## DIRECTIONS FOR THIS TASK
Copy out the listing below, keeping every character as is.

## TASK INPUTS
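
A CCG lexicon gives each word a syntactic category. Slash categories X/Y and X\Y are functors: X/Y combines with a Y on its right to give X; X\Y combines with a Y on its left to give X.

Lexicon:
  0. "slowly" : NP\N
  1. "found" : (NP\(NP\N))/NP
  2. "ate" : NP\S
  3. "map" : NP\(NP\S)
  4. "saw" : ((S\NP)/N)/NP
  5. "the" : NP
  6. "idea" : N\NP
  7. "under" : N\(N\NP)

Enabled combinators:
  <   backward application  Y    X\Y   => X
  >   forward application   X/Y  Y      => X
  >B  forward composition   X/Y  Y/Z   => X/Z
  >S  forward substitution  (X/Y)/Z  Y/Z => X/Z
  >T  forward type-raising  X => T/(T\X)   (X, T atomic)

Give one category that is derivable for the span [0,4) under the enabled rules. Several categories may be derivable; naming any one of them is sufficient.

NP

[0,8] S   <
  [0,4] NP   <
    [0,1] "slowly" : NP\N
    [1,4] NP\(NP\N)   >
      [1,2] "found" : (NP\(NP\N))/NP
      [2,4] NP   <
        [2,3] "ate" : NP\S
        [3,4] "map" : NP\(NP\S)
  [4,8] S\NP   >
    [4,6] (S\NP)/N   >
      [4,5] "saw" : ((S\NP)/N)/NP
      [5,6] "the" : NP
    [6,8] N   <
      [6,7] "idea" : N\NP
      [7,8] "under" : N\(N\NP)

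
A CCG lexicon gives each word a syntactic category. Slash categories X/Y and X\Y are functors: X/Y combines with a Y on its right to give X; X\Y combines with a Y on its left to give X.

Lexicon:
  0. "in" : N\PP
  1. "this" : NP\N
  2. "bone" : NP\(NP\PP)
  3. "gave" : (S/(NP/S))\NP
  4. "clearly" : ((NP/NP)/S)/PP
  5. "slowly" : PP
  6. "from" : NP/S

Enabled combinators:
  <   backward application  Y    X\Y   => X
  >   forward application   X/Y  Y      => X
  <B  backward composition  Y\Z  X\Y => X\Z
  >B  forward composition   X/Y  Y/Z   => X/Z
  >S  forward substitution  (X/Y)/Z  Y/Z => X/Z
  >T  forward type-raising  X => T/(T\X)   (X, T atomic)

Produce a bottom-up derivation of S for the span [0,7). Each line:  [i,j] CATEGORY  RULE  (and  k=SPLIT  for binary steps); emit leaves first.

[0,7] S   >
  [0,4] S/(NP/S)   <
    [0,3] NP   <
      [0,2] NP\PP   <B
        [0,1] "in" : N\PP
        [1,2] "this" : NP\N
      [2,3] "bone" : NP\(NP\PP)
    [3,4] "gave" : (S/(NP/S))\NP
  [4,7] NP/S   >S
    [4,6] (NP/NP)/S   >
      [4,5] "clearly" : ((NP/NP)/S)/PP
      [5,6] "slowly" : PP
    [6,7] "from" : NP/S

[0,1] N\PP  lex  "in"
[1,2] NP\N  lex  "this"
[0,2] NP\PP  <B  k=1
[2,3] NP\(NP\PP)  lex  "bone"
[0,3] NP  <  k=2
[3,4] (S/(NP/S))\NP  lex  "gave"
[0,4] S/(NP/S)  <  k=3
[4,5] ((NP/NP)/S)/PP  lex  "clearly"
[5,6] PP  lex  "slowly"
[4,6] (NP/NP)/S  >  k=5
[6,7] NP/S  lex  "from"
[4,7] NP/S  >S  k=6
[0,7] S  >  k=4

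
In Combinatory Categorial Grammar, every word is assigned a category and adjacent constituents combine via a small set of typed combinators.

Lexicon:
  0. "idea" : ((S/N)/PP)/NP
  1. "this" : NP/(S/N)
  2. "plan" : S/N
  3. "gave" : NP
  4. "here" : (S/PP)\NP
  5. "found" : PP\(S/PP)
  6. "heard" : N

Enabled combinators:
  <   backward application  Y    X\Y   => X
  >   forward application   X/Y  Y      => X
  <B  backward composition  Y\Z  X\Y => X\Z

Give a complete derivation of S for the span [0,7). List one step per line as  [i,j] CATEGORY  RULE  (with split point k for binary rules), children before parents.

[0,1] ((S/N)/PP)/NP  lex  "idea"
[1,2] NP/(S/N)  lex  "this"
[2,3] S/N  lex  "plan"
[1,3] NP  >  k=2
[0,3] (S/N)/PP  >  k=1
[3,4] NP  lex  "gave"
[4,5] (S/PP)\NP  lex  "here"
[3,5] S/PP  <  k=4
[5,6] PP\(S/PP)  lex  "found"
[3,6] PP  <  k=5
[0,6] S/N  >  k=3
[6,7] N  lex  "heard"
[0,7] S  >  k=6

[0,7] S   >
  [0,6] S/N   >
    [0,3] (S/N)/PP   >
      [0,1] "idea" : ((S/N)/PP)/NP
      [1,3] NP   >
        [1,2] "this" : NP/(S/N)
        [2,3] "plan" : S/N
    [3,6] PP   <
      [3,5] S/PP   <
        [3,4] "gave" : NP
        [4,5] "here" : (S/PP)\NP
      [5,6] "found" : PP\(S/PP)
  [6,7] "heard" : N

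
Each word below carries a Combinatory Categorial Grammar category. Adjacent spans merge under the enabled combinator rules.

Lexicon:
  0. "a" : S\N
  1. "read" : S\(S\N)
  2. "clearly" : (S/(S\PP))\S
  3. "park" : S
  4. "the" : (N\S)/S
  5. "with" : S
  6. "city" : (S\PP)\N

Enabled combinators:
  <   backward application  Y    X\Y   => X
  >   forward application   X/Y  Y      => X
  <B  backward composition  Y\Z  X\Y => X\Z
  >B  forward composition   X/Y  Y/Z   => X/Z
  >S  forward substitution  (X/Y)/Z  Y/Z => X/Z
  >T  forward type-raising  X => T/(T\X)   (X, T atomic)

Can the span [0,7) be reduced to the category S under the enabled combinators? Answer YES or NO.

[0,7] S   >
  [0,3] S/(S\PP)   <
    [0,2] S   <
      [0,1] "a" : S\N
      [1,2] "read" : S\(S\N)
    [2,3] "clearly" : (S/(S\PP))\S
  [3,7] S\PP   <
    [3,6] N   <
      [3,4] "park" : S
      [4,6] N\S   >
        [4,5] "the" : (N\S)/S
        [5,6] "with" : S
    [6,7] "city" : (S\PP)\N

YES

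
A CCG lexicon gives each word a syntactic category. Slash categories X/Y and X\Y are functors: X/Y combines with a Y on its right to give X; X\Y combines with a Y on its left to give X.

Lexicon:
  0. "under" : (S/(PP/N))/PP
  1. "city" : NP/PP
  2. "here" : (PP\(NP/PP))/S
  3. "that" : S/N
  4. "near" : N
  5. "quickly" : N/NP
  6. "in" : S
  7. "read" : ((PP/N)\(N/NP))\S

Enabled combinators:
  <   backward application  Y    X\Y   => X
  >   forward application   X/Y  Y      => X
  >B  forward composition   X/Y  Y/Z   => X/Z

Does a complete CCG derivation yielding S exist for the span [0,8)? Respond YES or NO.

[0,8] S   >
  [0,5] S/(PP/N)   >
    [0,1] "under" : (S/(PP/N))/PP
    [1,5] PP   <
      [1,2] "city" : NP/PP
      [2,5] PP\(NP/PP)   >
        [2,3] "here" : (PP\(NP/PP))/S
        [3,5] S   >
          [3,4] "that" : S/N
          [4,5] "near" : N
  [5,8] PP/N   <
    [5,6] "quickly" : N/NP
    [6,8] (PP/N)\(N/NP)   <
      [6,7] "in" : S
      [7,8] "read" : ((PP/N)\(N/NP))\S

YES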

## WORKED SOLUTION
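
A CCG lexicon gives each word a syntactic category. Slash categories X/Y and X\Y are functors: X/Y combines with a Y on its right to give X; X\Y combines with a Y on its left to give X.

Lexicon:
  0. "slowly" : NP\N
  1. "found" : (NP\(NP\N))/NP
  2. "ate" : NP\S
  3. "map" : NP\(NP\S)
  4. "saw" : ((S\NP)/N)/NP
  5. "the" : NP
  6. "idea" : N\NP
  7. "under" : N\(N\NP)

Enabled combinators:
  <   backward application  Y    X\Y   => X
  >   forward application   X/Y  Y      => X
  >B  forward composition   X/Y  Y/Z   => X/Z
  >S  forward substitution  (X/Y)/Z  Y/Z => X/Z
  >T  forward type-raising  X => T/(T\X)   (X, T atomic)

Give one category that is derivable for the span [0,4) under the enabled rules. Several categories may be derivable; naming any one of them is sufficient.

NP

[0,8] S   <
  [0,4] NP   <
    [0,1] "slowly" : NP\N
    [1,4] NP\(NP\N)   >
      [1,2] "found" : (NP\(NP\N))/NP
      [2,4] NP   <
        [2,3] "ate" : NP\S
        [3,4] "map" : NP\(NP\S)
  [4,8] S\NP   >
    [4,6] (S\NP)/N   >
      [4,5] "saw" : ((S\NP)/N)/NP
      [5,6] "the" : NP
    [6,8] N   <
      [6,7] "idea" : N\NP
      [7,8] "under" : N\(N\NP)

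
A CCG lexicon gives each word a syntactic category. Slash categories X/Y and X\Y are functors: X/Y combines with a Y on its right to give X; X\Y combines with a Y on its left to give X.

Lexicon:
  0. "in" : N\PP
  1. "this" : NP\N
  2. "bone" : NP\(NP\PP)
  3. "gave" : (S/(NP/S))\NP
  4. "clearly" : ((NP/NP)/S)/PP
  5. "slowly" : PP
  6. "from" : NP/S

Enabled combinators:
  <   backward application  Y    X\Y   => X
  >   forward application   X/Y  Y      => X
  <B  backward composition  Y\Z  X\Y => X\Z
  >B  forward composition   X/Y  Y/Z   => X/Z
  >S  forward substitution  (X/Y)/Z  Y/Z => X/Z
  >T  forward type-raising  X => T/(T\X)   (X, T atomic)

Produce a bottom-up derivation of S for the span [0,7). Each line:  [i,j] CATEGORY  RULE  (and  k=SPLIT  for binary steps); emit leaves first.

[0,7] S   >
  [0,4] S/(NP/S)   <
    [0,3] NP   <
      [0,2] NP\PP   <B
        [0,1] "in" : N\PP
        [1,2] "this" : NP\N
      [2,3] "bone" : NP\(NP\PP)
    [3,4] "gave" : (S/(NP/S))\NP
  [4,7] NP/S   >S
    [4,6] (NP/NP)/S   >
      [4,5] "clearly" : ((NP/NP)/S)/PP
      [5,6] "slowly" : PP
    [6,7] "from" : NP/S

[0,1] N\PP  lex  "in"
[1,2] NP\N  lex  "this"
[0,2] NP\PP  <B  k=1
[2,3] NP\(NP\PP)  lex  "bone"
[0,3] NP  <  k=2
[3,4] (S/(NP/S))\NP  lex  "gave"
[0,4] S/(NP/S)  <  k=3
[4,5] ((NP/NP)/S)/PP  lex  "clearly"
[5,6] PP  lex  "slowly"
[4,6] (NP/NP)/S  >  k=5
[6,7] NP/S  lex  "from"
[4,7] NP/S  >S  k=6
[0,7] S  >  k=4

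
In Combinatory Categorial Grammar, every word is assigned a category and adjacent constituents combine via a small set of typed combinators.

Lexicon:
  0. "idea" : ((S/N)/PP)/NP
  1. "this" : NP/(S/N)
  2. "plan" : S/N
  3. "gave" : NP
  4. "here" : (S/PP)\NP
  5. "found" : PP\(S/PP)
  6. "heard" : N

Enabled combinators:
  <   backward application  Y    X\Y   => X
  >   forward application   X/Y  Y      => X
  <B  backward composition  Y\Z  X\Y => X\Z

Give a complete derivation of S for the span [0,7). List one step per line as  [i,j] CATEGORY  RULE  (with split point k for binary rules), children before parents.

[0,1] ((S/N)/PP)/NP  lex  "idea"
[1,2] NP/(S/N)  lex  "this"
[2,3] S/N  lex  "plan"
[1,3] NP  >  k=2
[0,3] (S/N)/PP  >  k=1
[3,4] NP  lex  "gave"
[4,5] (S/PP)\NP  lex  "here"
[3,5] S/PP  <  k=4
[5,6] PP\(S/PP)  lex  "found"
[3,6] PP  <  k=5
[0,6] S/N  >  k=3
[6,7] N  lex  "heard"
[0,7] S  >  k=6

[0,7] S   >
  [0,6] S/N   >
    [0,3] (S/N)/PP   >
      [0,1] "idea" : ((S/N)/PP)/NP
      [1,3] NP   >
        [1,2] "this" : NP/(S/N)
        [2,3] "plan" : S/N
    [3,6] PP   <
      [3,5] S/PP   <
        [3,4] "gave" : NP
        [4,5] "here" : (S/PP)\NP
      [5,6] "found" : PP\(S/PP)
  [6,7] "heard" : N

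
Each word below carries a Combinatory Categorial Grammar category. Adjacent spans merge under the enabled combinator rules.

Lexicon:
  0. "a" : S\N
  1. "read" : S\(S\N)
  2. "clearly" : (S/(S\PP))\S
  3. "park" : S
  4. "the" : (N\S)/S
  5. "with" : S
  6. "city" : (S\PP)\N

Enabled combinators:
  <   backward application  Y    X\Y   => X
  >   forward application   X/Y  Y      => X
  <B  backward composition  Y\Z  X\Y => X\Z
  >B  forward composition   X/Y  Y/Z   => X/Z
  >S  forward substitution  (X/Y)/Z  Y/Z => X/Z
  >T  forward type-raising  X => T/(T\X)   (X, T atomic)

Can the span [0,7) be reduced to the category S under the enabled combinators? Answer YES or NO.

[0,7] S   >
  [0,3] S/(S\PP)   <
    [0,2] S   <
      [0,1] "a" : S\N
      [1,2] "read" : S\(S\N)
    [2,3] "clearly" : (S/(S\PP))\S
  [3,7] S\PP   <
    [3,6] N   <
      [3,4] "park" : S
      [4,6] N\S   >
        [4,5] "the" : (N\S)/S
        [5,6] "with" : S
    [6,7] "city" : (S\PP)\N

YES

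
A CCG lexicon gives each word a syntactic category. Slash categories X/Y and X\Y are functors: X/Y combines with a Y on its right to give X; X\Y combines with a Y on its left to give X.

Lexicon:
  0. "under" : (S/(PP/N))/PP
  1. "city" : NP/PP
  2. "here" : (PP\(NP/PP))/S
  3. "that" : S/N
  4. "near" : N
  5. "quickly" : N/NP
  6. "in" : S
  7. "read" : ((PP/N)\(N/NP))\S

Enabled combinators:
  <   backward application  Y    X\Y   => X
  >   forward application   X/Y  Y      => X
  >B  forward composition   X/Y  Y/Z   => X/Z

Does a complete CCG derivation yielding S exist for the span [0,8)? Respond YES or NO.

[0,8] S   >
  [0,5] S/(PP/N)   >
    [0,1] "under" : (S/(PP/N))/PP
    [1,5] PP   <
      [1,2] "city" : NP/PP
      [2,5] PP\(NP/PP)   >
        [2,3] "here" : (PP\(NP/PP))/S
        [3,5] S   >
          [3,4] "that" : S/N
          [4,5] "near" : N
  [5,8] PP/N   <
    [5,6] "quickly" : N/NP
    [6,8] (PP/N)\(N/NP)   <
      [6,7] "in" : S
      [7,8] "read" : ((PP/N)\(N/NP))\S

YES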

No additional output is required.